[Dataset records]
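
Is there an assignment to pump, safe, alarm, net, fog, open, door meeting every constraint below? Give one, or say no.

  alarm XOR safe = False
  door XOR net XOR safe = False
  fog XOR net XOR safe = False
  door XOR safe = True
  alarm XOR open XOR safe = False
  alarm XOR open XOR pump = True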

= ACTIVITY =
Among the lines above, count those containing the string "door"; please give the count alone.

= ANSWER =
3